*Exercise material*

[Start of Attachment]

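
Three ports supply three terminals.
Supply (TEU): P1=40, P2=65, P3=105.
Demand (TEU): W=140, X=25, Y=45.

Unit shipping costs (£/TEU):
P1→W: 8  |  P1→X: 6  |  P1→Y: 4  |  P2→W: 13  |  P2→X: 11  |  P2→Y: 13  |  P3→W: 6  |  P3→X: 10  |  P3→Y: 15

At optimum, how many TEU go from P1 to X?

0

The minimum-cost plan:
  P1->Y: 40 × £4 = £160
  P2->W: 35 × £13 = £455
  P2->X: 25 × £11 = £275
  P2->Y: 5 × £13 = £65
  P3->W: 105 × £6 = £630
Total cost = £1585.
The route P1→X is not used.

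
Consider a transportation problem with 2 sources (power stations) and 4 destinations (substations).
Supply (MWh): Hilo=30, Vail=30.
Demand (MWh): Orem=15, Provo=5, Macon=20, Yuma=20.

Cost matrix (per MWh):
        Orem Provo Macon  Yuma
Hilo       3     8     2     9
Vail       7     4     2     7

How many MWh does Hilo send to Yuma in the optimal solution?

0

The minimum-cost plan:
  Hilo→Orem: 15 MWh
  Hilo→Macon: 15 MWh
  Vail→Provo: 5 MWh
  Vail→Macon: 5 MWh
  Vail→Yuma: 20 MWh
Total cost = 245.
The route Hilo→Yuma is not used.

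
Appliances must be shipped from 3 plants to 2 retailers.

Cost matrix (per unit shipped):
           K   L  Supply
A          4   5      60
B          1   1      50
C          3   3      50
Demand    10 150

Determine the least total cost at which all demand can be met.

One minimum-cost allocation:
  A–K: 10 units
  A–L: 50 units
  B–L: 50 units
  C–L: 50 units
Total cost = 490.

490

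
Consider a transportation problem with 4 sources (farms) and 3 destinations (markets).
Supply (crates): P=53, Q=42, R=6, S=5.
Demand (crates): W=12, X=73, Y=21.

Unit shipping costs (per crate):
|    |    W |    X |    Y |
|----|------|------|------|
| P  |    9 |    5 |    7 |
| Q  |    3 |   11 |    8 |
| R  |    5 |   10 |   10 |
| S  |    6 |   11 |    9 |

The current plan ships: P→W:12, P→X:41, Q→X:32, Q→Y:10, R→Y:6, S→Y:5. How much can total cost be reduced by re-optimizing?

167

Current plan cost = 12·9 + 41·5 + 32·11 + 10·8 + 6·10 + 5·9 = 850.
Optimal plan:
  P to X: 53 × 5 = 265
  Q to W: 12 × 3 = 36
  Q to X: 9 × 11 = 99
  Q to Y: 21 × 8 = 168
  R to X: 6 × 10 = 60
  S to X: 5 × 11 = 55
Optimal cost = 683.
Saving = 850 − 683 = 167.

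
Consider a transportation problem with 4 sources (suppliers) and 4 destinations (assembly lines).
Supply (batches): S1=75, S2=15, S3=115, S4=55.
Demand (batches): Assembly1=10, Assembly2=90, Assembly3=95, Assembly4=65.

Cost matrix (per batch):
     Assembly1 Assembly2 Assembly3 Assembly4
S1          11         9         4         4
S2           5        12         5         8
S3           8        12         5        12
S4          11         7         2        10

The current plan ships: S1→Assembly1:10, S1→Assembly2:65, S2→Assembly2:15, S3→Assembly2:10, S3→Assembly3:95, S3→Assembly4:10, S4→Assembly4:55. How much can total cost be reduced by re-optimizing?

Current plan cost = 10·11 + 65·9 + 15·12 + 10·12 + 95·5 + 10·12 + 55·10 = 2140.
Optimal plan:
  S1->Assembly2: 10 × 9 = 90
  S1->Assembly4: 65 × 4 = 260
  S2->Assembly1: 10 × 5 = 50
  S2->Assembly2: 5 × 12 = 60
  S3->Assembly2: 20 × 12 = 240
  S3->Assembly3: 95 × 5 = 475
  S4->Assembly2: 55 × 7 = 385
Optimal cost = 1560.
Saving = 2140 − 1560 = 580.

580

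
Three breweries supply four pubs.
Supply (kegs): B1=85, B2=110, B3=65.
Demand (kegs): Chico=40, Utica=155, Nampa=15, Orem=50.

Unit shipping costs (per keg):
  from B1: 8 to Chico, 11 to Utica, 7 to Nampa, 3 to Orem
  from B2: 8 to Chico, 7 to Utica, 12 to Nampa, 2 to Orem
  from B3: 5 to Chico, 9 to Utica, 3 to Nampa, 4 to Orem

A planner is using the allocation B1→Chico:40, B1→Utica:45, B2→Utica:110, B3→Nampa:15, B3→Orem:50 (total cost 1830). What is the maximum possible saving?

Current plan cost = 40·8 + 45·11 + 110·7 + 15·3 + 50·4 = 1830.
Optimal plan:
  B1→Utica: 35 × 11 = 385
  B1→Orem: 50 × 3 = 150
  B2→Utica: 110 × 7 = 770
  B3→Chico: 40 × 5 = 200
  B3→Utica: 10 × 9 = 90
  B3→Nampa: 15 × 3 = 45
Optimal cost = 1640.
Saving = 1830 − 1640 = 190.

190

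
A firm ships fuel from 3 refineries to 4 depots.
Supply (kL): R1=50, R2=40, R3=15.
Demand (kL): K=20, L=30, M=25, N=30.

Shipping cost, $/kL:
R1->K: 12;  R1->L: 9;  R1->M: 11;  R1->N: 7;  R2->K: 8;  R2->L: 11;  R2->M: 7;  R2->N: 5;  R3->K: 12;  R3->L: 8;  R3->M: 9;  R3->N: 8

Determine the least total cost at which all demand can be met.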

[End of Attachment]

*Assignment*
The full listing should be reproduced exactly.

*Answer space*
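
Three ports supply three terminals.
Supply (TEU): P1=40, P2=65, P3=105.
Demand (TEU): W=140, X=25, Y=45.

Unit shipping costs (£/TEU):
P1→W: 8  |  P1→X: 6  |  P1→Y: 4  |  P2→W: 13  |  P2→X: 11  |  P2→Y: 13  |  P3→W: 6  |  P3→X: 10  |  P3→Y: 15

At optimum, how many TEU go from P1 to X?

0

The minimum-cost plan:
  P1->Y: 40 × £4 = £160
  P2->W: 35 × £13 = £455
  P2->X: 25 × £11 = £275
  P2->Y: 5 × £13 = £65
  P3->W: 105 × £6 = £630
Total cost = £1585.
The route P1→X is not used.

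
Consider a transportation problem with 2 sources (power stations) and 4 destinations (substations).
Supply (MWh): Hilo=30, Vail=30.
Demand (MWh): Orem=15, Provo=5, Macon=20, Yuma=20.

Cost matrix (per MWh):
        Orem Provo Macon  Yuma
Hilo       3     8     2     9
Vail       7     4     2     7

How many MWh does Hilo send to Yuma in the optimal solution?

0

The minimum-cost plan:
  Hilo→Orem: 15 MWh
  Hilo→Macon: 15 MWh
  Vail→Provo: 5 MWh
  Vail→Macon: 5 MWh
  Vail→Yuma: 20 MWh
Total cost = 245.
The route Hilo→Yuma is not used.

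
Appliances must be shipped from 3 plants to 2 retailers.

Cost matrix (per unit shipped):
           K   L  Supply
A          4   5      60
B          1   1      50
C          3   3      50
Demand    10 150

Determine the least total cost at which all demand can be met.

One minimum-cost allocation:
  A–K: 10 units
  A–L: 50 units
  B–L: 50 units
  C–L: 50 units
Total cost = 490.

490

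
Consider a transportation problem with 4 sources (farms) and 3 destinations (markets).
Supply (crates): P=53, Q=42, R=6, S=5.
Demand (crates): W=12, X=73, Y=21.

Unit shipping costs (per crate):
|    |    W |    X |    Y |
|----|------|------|------|
| P  |    9 |    5 |    7 |
| Q  |    3 |   11 |    8 |
| R  |    5 |   10 |   10 |
| S  |    6 |   11 |    9 |

The current plan ships: P→W:12, P→X:41, Q→X:32, Q→Y:10, R→Y:6, S→Y:5. How much can total cost be reduced by re-optimizing?

167

Current plan cost = 12·9 + 41·5 + 32·11 + 10·8 + 6·10 + 5·9 = 850.
Optimal plan:
  P to X: 53 × 5 = 265
  Q to W: 12 × 3 = 36
  Q to X: 9 × 11 = 99
  Q to Y: 21 × 8 = 168
  R to X: 6 × 10 = 60
  S to X: 5 × 11 = 55
Optimal cost = 683.
Saving = 850 − 683 = 167.

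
Consider a transportation problem with 4 sources (suppliers) and 4 destinations (assembly lines).
Supply (batches): S1=75, S2=15, S3=115, S4=55.
Demand (batches): Assembly1=10, Assembly2=90, Assembly3=95, Assembly4=65.

Cost matrix (per batch):
     Assembly1 Assembly2 Assembly3 Assembly4
S1          11         9         4         4
S2           5        12         5         8
S3           8        12         5        12
S4          11         7         2        10

The current plan ships: S1→Assembly1:10, S1→Assembly2:65, S2→Assembly2:15, S3→Assembly2:10, S3→Assembly3:95, S3→Assembly4:10, S4→Assembly4:55. How much can total cost be reduced by re-optimizing?

Current plan cost = 10·11 + 65·9 + 15·12 + 10·12 + 95·5 + 10·12 + 55·10 = 2140.
Optimal plan:
  S1->Assembly2: 10 × 9 = 90
  S1->Assembly4: 65 × 4 = 260
  S2->Assembly1: 10 × 5 = 50
  S2->Assembly2: 5 × 12 = 60
  S3->Assembly2: 20 × 12 = 240
  S3->Assembly3: 95 × 5 = 475
  S4->Assembly2: 55 × 7 = 385
Optimal cost = 1560.
Saving = 2140 − 1560 = 580.

580

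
Three breweries supply four pubs.
Supply (kegs): B1=85, B2=110, B3=65.
Demand (kegs): Chico=40, Utica=155, Nampa=15, Orem=50.

Unit shipping costs (per keg):
  from B1: 8 to Chico, 11 to Utica, 7 to Nampa, 3 to Orem
  from B2: 8 to Chico, 7 to Utica, 12 to Nampa, 2 to Orem
  from B3: 5 to Chico, 9 to Utica, 3 to Nampa, 4 to Orem

A planner is using the allocation B1→Chico:40, B1→Utica:45, B2→Utica:110, B3→Nampa:15, B3→Orem:50 (total cost 1830). What is the maximum possible saving?

Current plan cost = 40·8 + 45·11 + 110·7 + 15·3 + 50·4 = 1830.
Optimal plan:
  B1→Utica: 35 × 11 = 385
  B1→Orem: 50 × 3 = 150
  B2→Utica: 110 × 7 = 770
  B3→Chico: 40 × 5 = 200
  B3→Utica: 10 × 9 = 90
  B3→Nampa: 15 × 3 = 45
Optimal cost = 1640.
Saving = 1830 − 1640 = 190.

190

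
A firm ships fuel from 3 refineries to 4 depots.
Supply (kL): R1=50, R2=40, R3=15.
Demand (kL): K=20, L=30, M=25, N=30.

Shipping cost, $/kL:
R1->K: 12;  R1->L: 9;  R1->M: 11;  R1->N: 7;  R2->K: 8;  R2->L: 11;  R2->M: 7;  R2->N: 5;  R3->K: 12;  R3->L: 8;  R3->M: 9;  R3->N: 8

Determine the least total cost at which all demand can be met.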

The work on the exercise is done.